- Available data:
---
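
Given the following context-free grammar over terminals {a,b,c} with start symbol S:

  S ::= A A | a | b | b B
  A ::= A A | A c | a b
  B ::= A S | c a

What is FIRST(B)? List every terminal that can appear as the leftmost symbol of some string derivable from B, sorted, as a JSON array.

FIRST sets, iterate to fixpoint:
iter 1:
  A via A→a b: +{a}
  B via B→A S: +{a}
  B via B→c a: +{c}
  S via S→A A: +{a}
  S via S→b: +{b}
  FIRST[S]={a,b}  FIRST[A]={a}  FIRST[B]={a,c}
iter 2: done
  FIRST[S]={a,b}  FIRST[A]={a}  FIRST[B]={a,c}

FIRST(B) = ["a", "c"]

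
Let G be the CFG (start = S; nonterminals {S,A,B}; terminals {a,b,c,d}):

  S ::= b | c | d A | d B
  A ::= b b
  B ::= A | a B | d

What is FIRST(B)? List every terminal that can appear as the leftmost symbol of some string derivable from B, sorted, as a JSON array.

FIRST sets, iterate to fixpoint:
[1]
  A via A→b b: +{b}
  B via B→A: +{b}
  B via B→a B: +{a}
  B via B→d: +{d}
  S via S→b: +{b}
  S via S→c: +{c}
  S via S→d A: +{d}
  FIRST(S)={b,c,d}  FIRST(A)={b}  FIRST(B)={a,b,d}
[2] done
  FIRST(S)={b,c,d}  FIRST(A)={b}  FIRST(B)={a,b,d}

FIRST(B) = ["a", "b", "d"]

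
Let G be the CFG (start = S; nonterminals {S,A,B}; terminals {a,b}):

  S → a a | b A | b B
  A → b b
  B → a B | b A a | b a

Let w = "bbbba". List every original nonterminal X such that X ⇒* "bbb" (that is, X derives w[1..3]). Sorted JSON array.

Convert to CNF:
  S -> T0 A | T0 B | T1 T1
  A -> T0 T0
  B -> T0 T1 | T0 X2 | T1 B
  T0 -> b
  T1 -> a
  X2 -> A T1

Fill CYK table bottom-up — only the sub-triangle for w[1..3]:
  T[1,1] 'b' = {T0}  orig:{}
  T[2,2] 'b' = {T0}  orig:{}
  T[3,3] 'b' = {T0}  orig:{}
  T[1,2] 'bb' = {A}
  T[2,3] 'bb' = {A}
  T[1,3] 'bbb' = {S}

Original NTs in T[1,3] deriving "bbb": ["S"]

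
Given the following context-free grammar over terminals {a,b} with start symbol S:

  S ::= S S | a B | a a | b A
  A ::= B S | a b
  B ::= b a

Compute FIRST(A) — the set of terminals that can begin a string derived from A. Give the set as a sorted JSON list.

Compute FIRST by fixpoint:
round 1:
  A via A→a b: +{a}
  B via B→b a: +{b}
  S via S→a B: +{a}
  S via S→b A: +{b}
  S: {a,b}  A: {a}  B: {b}
round 2:
  A via A→B S: +{b}
  S: {a,b}  A: {a,b}  B: {b}
round 3: done
  S: {a,b}  A: {a,b}  B: {b}

FIRST(A) = ["a", "b"]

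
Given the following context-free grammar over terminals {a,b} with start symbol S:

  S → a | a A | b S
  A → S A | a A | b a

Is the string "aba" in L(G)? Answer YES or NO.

Convert to CNF:
  S -> T0 A | T1 S | a
  A -> S A | T0 A | T1 T0
  T0 -> a
  T1 -> b

CYK fill:
  [0..0]={S,T0}  "a"  orig:{S}
  [1..1]={T1}  "b"  orig:{}
  [2..2]={S,T0}  "a"  orig:{S}
  [0..1]=∅  "ab"
  [1..2]={A,S}  "ba"
  [0..2]={A,S}  "aba"

S ∈ T[0,2] ⇒ YES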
---
- Task to complete: Return the listing above word for word.

- Exercise solution:
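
Given the following context-free grammar over terminals {a,b,c} with start symbol S:

  S ::= A A | a | b | b B
  A ::= A A | A c | a b
  B ::= A S | c a

What is FIRST(B)? List every terminal that can appear as the leftmost symbol of some string derivable from B, sorted, as a JSON array.

FIRST sets, iterate to fixpoint:
iter 1:
  A via A→a b: +{a}
  B via B→A S: +{a}
  B via B→c a: +{c}
  S via S→A A: +{a}
  S via S→b: +{b}
  FIRST[S]={a,b}  FIRST[A]={a}  FIRST[B]={a,c}
iter 2: done
  FIRST[S]={a,b}  FIRST[A]={a}  FIRST[B]={a,c}

FIRST(B) = ["a", "c"]

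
Let G be the CFG (start = S; nonterminals {S,A,B}; terminals {a,b,c,d}):

  S ::= b | c | d A | d B
  A ::= b b
  B ::= A | a B | d

What is FIRST(B)? List every terminal that can appear as the leftmost symbol of some string derivable from B, sorted, as a JSON array.

FIRST sets, iterate to fixpoint:
[1]
  A via A→b b: +{b}
  B via B→A: +{b}
  B via B→a B: +{a}
  B via B→d: +{d}
  S via S→b: +{b}
  S via S→c: +{c}
  S via S→d A: +{d}
  FIRST(S)={b,c,d}  FIRST(A)={b}  FIRST(B)={a,b,d}
[2] done
  FIRST(S)={b,c,d}  FIRST(A)={b}  FIRST(B)={a,b,d}

FIRST(B) = ["a", "b", "d"]

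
Let G be the CFG (start = S; nonterminals {S,A,B}; terminals {a,b}):

  S → a a | b A | b B
  A → b b
  B → a B | b A a | b a

Let w = "bbbba". List every original nonterminal X such that X ⇒* "bbb" (that is, X derives w[1..3]). Sorted JSON array.

Convert to CNF:
  S -> T0 A | T0 B | T1 T1
  A -> T0 T0
  B -> T0 T1 | T0 X2 | T1 B
  T0 -> b
  T1 -> a
  X2 -> A T1

Fill CYK table bottom-up — only the sub-triangle for w[1..3]:
  T[1,1] 'b' = {T0}  orig:{}
  T[2,2] 'b' = {T0}  orig:{}
  T[3,3] 'b' = {T0}  orig:{}
  T[1,2] 'bb' = {A}
  T[2,3] 'bb' = {A}
  T[1,3] 'bbb' = {S}

Original NTs in T[1,3] deriving "bbb": ["S"]

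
Given the following context-free grammar over terminals {a,b} with start symbol S:

  S ::= S S | a B | a a | b A
  A ::= B S | a b
  B ::= b a

Compute FIRST(A) — the set of terminals that can begin a string derived from A. Give the set as a sorted JSON list.

Compute FIRST by fixpoint:
round 1:
  A via A→a b: +{a}
  B via B→b a: +{b}
  S via S→a B: +{a}
  S via S→b A: +{b}
  S: {a,b}  A: {a}  B: {b}
round 2:
  A via A→B S: +{b}
  S: {a,b}  A: {a,b}  B: {b}
round 3: done
  S: {a,b}  A: {a,b}  B: {b}

FIRST(A) = ["a", "b"]

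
Given the following context-free grammar over terminals {a,b} with start symbol S:

  S → a | a A | b S
  A → S A | a A | b a

Is the string "aba" in L(G)? Answer YES or NO.

Convert to CNF:
  S -> T0 A | T1 S | a
  A -> S A | T0 A | T1 T0
  T0 -> a
  T1 -> b

CYK fill:
  [0..0]={S,T0}  "a"  orig:{S}
  [1..1]={T1}  "b"  orig:{}
  [2..2]={S,T0}  "a"  orig:{S}
  [0..1]=∅  "ab"
  [1..2]={A,S}  "ba"
  [0..2]={A,S}  "aba"

S ∈ T[0,2] ⇒ YES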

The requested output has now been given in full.